Task prompt: Output the data below in full, byte for byte. Nothing may differ.

Raw data:
- Opening Delimiter -
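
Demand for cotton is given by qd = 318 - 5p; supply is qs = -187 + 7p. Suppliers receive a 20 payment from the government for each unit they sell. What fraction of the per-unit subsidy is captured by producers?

Pre-subsidy: 318 - 5p = -187 + 7p gives p* = 505/12, q* = 1291/12.
With the subsidy, sellers receive ps = pb + 20 for each unit, where pb is the price buyers pay.
Supply in terms of pb becomes qs = -187 + 7(pb + 20) = -47 + 7pb. Setting this equal to demand: 318 - 5pb = -47 + 7pb, so pb = 365/12.
Sellers receive ps = 365/12 + 20 = 605/12; q' = 318 − 5·(365/12) = 1991/12.
Buyers' price falls by p* − pb = 505/12 − 365/12 = 35/3; sellers' price rises by ps − p* = 605/12 − 505/12 = 25/3.
So producers capture (25/3)/20 = 5/12 of each unit of subsidy.

Producer share = 5/12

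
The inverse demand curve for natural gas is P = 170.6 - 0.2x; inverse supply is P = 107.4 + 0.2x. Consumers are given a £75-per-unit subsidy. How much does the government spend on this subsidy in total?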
- Closing Delimiter -
Response to this task:
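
Demand for cotton is given by qd = 318 - 5p; supply is qs = -187 + 7p. Suppliers receive a 20 payment from the government for each unit they sell. What fraction of the per-unit subsidy is captured by producers?

Pre-subsidy: 318 - 5p = -187 + 7p gives p* = 505/12, q* = 1291/12.
With the subsidy, sellers receive ps = pb + 20 for each unit, where pb is the price buyers pay.
Supply in terms of pb becomes qs = -187 + 7(pb + 20) = -47 + 7pb. Setting this equal to demand: 318 - 5pb = -47 + 7pb, so pb = 365/12.
Sellers receive ps = 365/12 + 20 = 605/12; q' = 318 − 5·(365/12) = 1991/12.
Buyers' price falls by p* − pb = 505/12 − 365/12 = 35/3; sellers' price rises by ps − p* = 605/12 − 505/12 = 25/3.
So producers capture (25/3)/20 = 5/12 of each unit of subsidy.

Producer share = 5/12

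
The inverse demand curve for natural gas is P = 170.6 - 0.2x; inverse supply is P = 107.4 + 0.2x. Consumers are given a £75-per-unit subsidy. How much does the government spend on this subsidy in total?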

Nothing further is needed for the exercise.